The records that follow must be transcribed in full, without any change.

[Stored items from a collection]
=== Begin Enclosure ===
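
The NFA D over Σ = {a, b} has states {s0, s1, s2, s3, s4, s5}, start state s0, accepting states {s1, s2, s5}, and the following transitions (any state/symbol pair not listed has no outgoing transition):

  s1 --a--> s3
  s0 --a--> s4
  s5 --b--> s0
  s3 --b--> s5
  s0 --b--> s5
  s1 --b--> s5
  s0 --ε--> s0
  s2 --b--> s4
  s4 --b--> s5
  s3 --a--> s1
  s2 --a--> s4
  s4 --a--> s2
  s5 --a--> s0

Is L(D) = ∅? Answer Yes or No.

No

The string b is accepted: the run s0 → s5 ends in the accepting state s5.
Since at least one string is accepted, L(D) is not empty.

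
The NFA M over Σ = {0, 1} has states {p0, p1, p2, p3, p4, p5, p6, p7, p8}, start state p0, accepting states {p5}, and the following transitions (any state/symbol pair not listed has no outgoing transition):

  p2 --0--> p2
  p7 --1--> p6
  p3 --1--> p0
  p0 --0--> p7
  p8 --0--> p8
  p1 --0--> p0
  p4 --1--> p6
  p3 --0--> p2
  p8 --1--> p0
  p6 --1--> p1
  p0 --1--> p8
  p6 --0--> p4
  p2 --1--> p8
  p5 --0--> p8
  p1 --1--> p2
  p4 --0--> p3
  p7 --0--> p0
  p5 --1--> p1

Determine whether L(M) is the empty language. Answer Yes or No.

Yes

The states reachable from the start state are {p0, p1, p2, p3, p4, p6, p7, p8}.
None of the accepting states {p5} is reachable, so no string is accepted and L(M) = ∅.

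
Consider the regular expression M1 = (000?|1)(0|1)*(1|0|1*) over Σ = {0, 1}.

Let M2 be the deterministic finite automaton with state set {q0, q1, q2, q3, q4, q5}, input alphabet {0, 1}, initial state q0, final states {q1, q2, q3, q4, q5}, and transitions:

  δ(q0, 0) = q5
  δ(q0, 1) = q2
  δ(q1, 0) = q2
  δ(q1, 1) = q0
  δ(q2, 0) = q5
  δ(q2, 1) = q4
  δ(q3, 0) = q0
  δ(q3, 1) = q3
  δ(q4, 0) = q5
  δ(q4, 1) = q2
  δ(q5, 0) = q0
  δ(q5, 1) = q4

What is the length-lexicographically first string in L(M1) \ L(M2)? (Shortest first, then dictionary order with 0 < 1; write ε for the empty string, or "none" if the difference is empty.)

The string 00 is accepted by M1 but not by M2.
No shorter string lies in the difference, and 00 is the lexicographically first length-2 string in L(M1) \ L(M2).

00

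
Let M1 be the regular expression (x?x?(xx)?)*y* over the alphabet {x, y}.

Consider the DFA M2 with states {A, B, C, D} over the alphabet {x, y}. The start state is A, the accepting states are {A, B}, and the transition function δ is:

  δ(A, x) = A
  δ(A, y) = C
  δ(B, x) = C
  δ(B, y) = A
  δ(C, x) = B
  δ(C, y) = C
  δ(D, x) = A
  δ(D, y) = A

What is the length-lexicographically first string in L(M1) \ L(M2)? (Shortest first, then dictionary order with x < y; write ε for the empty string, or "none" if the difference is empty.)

y

The string y is accepted by M1 but not by M2.
No shorter string lies in the difference, and y is the lexicographically first length-1 string in L(M1) \ L(M2).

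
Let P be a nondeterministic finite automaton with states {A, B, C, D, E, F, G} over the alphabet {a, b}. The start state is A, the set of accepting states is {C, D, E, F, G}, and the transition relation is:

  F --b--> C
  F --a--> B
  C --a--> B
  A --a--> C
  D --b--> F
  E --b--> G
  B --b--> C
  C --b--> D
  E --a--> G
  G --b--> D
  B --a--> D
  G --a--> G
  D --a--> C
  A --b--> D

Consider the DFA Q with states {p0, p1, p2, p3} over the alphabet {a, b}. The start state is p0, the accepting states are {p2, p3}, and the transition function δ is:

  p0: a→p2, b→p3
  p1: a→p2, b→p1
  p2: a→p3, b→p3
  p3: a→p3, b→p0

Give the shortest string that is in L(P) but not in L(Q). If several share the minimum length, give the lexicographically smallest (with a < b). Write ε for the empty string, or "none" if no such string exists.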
=== End Enclosure ===
ANSWER SECTION
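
The NFA D over Σ = {a, b} has states {s0, s1, s2, s3, s4, s5}, start state s0, accepting states {s1, s2, s5}, and the following transitions (any state/symbol pair not listed has no outgoing transition):

  s1 --a--> s3
  s0 --a--> s4
  s5 --b--> s0
  s3 --b--> s5
  s0 --b--> s5
  s1 --b--> s5
  s0 --ε--> s0
  s2 --b--> s4
  s4 --b--> s5
  s3 --a--> s1
  s2 --a--> s4
  s4 --a--> s2
  s5 --a--> s0

Is L(D) = ∅? Answer Yes or No.

No

The string b is accepted: the run s0 → s5 ends in the accepting state s5.
Since at least one string is accepted, L(D) is not empty.

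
The NFA M over Σ = {0, 1} has states {p0, p1, p2, p3, p4, p5, p6, p7, p8}, start state p0, accepting states {p5}, and the following transitions (any state/symbol pair not listed has no outgoing transition):

  p2 --0--> p2
  p7 --1--> p6
  p3 --1--> p0
  p0 --0--> p7
  p8 --0--> p8
  p1 --0--> p0
  p4 --1--> p6
  p3 --0--> p2
  p8 --1--> p0
  p6 --1--> p1
  p0 --1--> p8
  p6 --0--> p4
  p2 --1--> p8
  p5 --0--> p8
  p1 --1--> p2
  p4 --0--> p3
  p7 --0--> p0
  p5 --1--> p1

Determine whether L(M) is the empty language. Answer Yes or No.

Yes

The states reachable from the start state are {p0, p1, p2, p3, p4, p6, p7, p8}.
None of the accepting states {p5} is reachable, so no string is accepted and L(M) = ∅.

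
Consider the regular expression M1 = (000?|1)(0|1)*(1|0|1*) over Σ = {0, 1}.

Let M2 be the deterministic finite automaton with state set {q0, q1, q2, q3, q4, q5}, input alphabet {0, 1}, initial state q0, final states {q1, q2, q3, q4, q5}, and transitions:

  δ(q0, 0) = q5
  δ(q0, 1) = q2
  δ(q1, 0) = q2
  δ(q1, 1) = q0
  δ(q2, 0) = q5
  δ(q2, 1) = q4
  δ(q3, 0) = q0
  δ(q3, 1) = q3
  δ(q4, 0) = q5
  δ(q4, 1) = q2
  δ(q5, 0) = q0
  δ(q5, 1) = q4

What is the length-lexicographically first string in L(M1) \ L(M2)? (Shortest first, then dictionary order with 0 < 1; write ε for the empty string, or "none" if the difference is empty.)

The string 00 is accepted by M1 but not by M2.
No shorter string lies in the difference, and 00 is the lexicographically first length-2 string in L(M1) \ L(M2).

00

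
Let M1 be the regular expression (x?x?(xx)?)*y* over the alphabet {x, y}.

Consider the DFA M2 with states {A, B, C, D} over the alphabet {x, y}. The start state is A, the accepting states are {A, B}, and the transition function δ is:

  δ(A, x) = A
  δ(A, y) = C
  δ(B, x) = C
  δ(B, y) = A
  δ(C, x) = B
  δ(C, y) = C
  δ(D, x) = A
  δ(D, y) = A

What is the length-lexicographically first string in L(M1) \ L(M2)? (Shortest first, then dictionary order with x < y; write ε for the empty string, or "none" if the difference is empty.)

y

The string y is accepted by M1 but not by M2.
No shorter string lies in the difference, and y is the lexicographically first length-1 string in L(M1) \ L(M2).

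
Let P be a nondeterministic finite automaton with states {A, B, C, D, E, F, G} over the alphabet {a, b}. The start state is A, the set of accepting states is {C, D, E, F, G}, and the transition relation is:

  F --b--> C
  F --a--> B
  C --a--> B
  A --a--> C
  D --b--> F
  E --b--> G
  B --b--> C
  C --b--> D
  E --a--> G
  G --b--> D
  B --a--> D
  G --a--> G
  D --a--> C
  A --b--> D

Consider the DFA Q with states {p0, p1, p2, p3} over the alphabet {a, b}. The start state is p0, the accepting states are {p2, p3}, and the transition function δ is:

  p0: a→p2, b→p3
  p1: a→p2, b→p1
  p2: a→p3, b→p3
  p3: a→p3, b→p0

Give the shortest string that is in L(P) but not in L(Q). If several share the minimum length, give the lexicographically smallest (with a < b). Write ε for the empty string, or "none" if no such string exists.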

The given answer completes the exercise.